Search the material below for the word "next". Copy every line where it is found.

============

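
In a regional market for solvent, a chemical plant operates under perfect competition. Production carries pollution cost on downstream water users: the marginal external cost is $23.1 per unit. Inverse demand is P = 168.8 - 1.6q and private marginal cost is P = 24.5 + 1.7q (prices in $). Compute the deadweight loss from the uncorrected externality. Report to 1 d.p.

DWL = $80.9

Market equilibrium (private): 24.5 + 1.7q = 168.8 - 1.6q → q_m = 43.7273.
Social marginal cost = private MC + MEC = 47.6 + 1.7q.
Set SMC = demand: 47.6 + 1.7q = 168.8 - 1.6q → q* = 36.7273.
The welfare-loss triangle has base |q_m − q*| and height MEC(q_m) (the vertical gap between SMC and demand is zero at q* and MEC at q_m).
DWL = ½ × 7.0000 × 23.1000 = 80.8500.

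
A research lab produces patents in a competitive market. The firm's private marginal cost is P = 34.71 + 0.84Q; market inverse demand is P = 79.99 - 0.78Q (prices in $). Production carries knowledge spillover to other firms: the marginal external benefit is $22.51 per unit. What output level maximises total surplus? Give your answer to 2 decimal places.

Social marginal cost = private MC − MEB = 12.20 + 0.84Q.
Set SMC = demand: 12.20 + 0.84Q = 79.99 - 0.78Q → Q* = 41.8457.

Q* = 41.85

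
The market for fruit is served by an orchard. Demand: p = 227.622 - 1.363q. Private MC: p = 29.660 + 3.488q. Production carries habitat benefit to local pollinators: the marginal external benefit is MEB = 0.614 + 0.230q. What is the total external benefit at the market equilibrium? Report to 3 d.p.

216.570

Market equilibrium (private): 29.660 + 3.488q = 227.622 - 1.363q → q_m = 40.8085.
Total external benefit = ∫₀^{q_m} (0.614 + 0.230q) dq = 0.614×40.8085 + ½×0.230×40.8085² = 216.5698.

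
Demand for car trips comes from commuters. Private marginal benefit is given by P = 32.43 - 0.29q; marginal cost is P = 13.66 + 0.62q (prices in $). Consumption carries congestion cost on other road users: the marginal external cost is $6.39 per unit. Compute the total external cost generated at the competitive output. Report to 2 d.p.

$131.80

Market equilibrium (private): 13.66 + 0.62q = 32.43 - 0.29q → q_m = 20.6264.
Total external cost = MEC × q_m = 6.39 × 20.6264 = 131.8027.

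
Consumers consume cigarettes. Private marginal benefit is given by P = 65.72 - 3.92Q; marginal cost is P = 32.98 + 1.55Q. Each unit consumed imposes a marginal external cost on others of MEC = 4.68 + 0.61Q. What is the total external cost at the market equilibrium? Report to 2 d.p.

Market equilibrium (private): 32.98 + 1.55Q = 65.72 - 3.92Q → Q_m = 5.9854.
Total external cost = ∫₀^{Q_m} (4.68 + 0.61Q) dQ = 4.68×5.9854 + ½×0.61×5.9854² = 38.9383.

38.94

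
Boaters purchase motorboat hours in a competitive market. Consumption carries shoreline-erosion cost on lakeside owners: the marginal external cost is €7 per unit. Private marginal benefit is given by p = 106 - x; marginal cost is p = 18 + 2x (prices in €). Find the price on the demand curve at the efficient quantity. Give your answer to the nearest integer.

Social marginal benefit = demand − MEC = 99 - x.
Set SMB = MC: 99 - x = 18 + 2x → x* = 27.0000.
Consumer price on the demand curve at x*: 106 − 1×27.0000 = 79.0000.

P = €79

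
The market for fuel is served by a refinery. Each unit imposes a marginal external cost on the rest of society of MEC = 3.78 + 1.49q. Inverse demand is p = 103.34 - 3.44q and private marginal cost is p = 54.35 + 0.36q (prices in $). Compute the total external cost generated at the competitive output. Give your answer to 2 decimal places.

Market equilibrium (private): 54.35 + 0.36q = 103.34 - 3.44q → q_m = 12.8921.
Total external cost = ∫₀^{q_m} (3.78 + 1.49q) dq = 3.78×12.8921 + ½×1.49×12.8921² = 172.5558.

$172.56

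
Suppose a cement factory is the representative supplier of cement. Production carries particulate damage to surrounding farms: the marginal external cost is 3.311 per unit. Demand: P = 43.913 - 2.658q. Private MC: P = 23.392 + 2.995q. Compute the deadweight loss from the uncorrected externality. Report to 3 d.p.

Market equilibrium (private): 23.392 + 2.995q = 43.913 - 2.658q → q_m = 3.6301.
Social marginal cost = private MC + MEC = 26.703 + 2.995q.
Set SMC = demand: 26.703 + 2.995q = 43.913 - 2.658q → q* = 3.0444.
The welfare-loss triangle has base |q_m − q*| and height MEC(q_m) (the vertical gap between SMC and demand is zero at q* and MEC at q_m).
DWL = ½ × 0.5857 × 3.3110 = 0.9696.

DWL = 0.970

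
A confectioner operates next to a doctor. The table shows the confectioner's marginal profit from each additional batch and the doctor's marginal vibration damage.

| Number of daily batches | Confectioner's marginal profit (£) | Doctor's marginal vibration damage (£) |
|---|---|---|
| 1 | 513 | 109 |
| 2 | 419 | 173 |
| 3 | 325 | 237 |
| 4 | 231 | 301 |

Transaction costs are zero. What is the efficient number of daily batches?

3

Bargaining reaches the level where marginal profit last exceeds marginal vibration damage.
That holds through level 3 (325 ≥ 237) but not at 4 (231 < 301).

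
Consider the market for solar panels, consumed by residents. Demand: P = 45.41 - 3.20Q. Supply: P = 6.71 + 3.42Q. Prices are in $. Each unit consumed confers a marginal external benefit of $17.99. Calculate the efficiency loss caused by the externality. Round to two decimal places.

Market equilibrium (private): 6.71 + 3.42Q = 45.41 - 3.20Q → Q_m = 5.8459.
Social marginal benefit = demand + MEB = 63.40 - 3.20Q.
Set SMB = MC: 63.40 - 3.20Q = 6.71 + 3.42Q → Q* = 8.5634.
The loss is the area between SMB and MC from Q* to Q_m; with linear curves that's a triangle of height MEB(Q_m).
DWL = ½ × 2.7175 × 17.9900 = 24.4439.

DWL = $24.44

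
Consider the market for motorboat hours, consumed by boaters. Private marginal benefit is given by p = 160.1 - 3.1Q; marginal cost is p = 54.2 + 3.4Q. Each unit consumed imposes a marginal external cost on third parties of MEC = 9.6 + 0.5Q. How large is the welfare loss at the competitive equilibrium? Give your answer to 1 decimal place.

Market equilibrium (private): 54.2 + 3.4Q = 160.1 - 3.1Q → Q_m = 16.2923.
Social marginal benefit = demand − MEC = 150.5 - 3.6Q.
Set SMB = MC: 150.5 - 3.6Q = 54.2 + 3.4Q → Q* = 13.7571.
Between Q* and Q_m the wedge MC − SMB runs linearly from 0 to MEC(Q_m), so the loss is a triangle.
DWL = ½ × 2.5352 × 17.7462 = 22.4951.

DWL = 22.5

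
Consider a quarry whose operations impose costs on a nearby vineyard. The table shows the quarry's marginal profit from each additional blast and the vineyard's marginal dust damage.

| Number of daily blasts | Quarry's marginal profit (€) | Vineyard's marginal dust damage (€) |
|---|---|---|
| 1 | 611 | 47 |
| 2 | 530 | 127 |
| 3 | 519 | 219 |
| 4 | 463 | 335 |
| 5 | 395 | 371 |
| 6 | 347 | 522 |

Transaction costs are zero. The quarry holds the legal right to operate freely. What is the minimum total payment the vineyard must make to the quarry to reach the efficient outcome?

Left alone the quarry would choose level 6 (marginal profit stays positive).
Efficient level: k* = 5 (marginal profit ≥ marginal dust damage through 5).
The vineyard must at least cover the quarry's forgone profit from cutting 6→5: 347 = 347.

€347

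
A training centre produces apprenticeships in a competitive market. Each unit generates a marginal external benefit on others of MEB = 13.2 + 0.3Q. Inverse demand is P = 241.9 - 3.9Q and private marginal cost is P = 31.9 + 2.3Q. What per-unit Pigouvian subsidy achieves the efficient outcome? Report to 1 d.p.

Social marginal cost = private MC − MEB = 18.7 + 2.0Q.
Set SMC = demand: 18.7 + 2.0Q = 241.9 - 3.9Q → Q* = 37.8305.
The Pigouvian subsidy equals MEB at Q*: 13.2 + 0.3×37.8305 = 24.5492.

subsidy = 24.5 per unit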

============

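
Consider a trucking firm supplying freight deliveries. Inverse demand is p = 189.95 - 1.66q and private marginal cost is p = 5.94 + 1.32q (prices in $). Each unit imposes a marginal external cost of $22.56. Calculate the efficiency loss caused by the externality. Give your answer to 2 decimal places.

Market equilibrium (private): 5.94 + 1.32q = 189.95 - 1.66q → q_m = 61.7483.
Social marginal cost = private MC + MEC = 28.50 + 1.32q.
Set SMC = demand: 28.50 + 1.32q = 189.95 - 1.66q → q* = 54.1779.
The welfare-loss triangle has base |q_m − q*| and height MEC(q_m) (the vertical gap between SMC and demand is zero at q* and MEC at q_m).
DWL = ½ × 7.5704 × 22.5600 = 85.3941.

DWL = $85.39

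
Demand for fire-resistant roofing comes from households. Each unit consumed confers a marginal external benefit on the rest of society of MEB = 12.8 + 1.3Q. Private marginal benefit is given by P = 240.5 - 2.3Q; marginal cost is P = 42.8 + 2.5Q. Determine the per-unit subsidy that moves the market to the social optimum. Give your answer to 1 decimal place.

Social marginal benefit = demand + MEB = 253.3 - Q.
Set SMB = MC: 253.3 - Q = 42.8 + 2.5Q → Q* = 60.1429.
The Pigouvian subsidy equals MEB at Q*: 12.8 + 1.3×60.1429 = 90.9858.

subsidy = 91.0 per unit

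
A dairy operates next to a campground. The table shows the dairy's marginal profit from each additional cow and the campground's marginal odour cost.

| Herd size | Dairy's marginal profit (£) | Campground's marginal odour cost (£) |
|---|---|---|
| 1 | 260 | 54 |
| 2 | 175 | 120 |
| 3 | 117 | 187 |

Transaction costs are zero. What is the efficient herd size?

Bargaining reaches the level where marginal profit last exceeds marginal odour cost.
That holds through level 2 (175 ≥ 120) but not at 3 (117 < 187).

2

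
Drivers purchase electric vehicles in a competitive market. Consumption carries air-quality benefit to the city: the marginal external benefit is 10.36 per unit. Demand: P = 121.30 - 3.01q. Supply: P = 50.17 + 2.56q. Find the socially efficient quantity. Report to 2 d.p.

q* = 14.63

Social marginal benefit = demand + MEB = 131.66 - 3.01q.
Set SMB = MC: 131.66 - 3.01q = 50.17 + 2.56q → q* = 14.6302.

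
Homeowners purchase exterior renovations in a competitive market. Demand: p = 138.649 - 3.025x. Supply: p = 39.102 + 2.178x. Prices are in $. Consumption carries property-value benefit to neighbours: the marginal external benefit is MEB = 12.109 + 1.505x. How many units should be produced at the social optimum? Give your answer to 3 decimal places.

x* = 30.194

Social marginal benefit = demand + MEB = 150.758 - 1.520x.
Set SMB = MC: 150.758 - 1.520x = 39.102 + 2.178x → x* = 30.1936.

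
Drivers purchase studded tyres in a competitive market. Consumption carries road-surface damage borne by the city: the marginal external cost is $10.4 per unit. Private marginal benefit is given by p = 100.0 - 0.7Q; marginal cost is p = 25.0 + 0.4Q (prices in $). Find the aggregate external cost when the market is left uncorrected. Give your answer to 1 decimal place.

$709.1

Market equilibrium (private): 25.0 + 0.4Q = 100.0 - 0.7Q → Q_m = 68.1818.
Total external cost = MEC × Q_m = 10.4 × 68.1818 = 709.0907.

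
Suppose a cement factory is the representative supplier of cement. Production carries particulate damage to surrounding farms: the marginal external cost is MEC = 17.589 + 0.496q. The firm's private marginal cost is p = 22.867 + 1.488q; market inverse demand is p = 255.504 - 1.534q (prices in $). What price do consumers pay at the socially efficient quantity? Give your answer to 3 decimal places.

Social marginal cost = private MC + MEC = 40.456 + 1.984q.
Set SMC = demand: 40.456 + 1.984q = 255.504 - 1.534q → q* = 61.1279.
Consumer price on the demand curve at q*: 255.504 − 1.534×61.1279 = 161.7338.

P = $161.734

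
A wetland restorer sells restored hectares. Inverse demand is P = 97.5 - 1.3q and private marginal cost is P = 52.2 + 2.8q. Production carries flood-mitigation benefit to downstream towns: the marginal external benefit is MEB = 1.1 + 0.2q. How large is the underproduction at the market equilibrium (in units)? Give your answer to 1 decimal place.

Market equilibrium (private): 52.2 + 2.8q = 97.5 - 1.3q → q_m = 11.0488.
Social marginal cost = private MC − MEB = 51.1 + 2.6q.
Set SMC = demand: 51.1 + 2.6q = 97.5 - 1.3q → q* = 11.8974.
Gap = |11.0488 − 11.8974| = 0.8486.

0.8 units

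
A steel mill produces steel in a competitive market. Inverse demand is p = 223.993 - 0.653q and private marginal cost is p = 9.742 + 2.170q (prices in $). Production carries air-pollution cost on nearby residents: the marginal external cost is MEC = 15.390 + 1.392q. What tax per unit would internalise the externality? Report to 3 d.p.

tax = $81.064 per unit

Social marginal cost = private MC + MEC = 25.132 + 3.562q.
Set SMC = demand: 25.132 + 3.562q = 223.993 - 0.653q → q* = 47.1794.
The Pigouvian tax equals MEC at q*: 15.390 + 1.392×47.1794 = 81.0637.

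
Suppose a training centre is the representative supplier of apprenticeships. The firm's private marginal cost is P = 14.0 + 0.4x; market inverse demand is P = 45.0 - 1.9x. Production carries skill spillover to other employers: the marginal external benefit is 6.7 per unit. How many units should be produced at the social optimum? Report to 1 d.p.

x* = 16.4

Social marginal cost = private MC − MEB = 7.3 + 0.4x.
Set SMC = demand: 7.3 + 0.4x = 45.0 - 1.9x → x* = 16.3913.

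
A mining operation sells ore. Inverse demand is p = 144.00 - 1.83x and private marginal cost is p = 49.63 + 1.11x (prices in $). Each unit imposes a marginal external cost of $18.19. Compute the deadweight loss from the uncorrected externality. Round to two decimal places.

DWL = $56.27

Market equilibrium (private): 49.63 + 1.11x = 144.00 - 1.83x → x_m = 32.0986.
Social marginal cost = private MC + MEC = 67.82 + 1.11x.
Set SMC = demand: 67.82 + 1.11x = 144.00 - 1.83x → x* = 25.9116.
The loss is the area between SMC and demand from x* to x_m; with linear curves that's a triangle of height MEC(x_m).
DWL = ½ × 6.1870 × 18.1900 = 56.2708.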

============

# REPLY:
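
A confectioner operates next to a doctor. The table shows the confectioner's marginal profit from each additional batch and the doctor's marginal vibration damage.
A dairy operates next to a campground. The table shows the dairy's marginal profit from each additional cow and the campground's marginal odour cost.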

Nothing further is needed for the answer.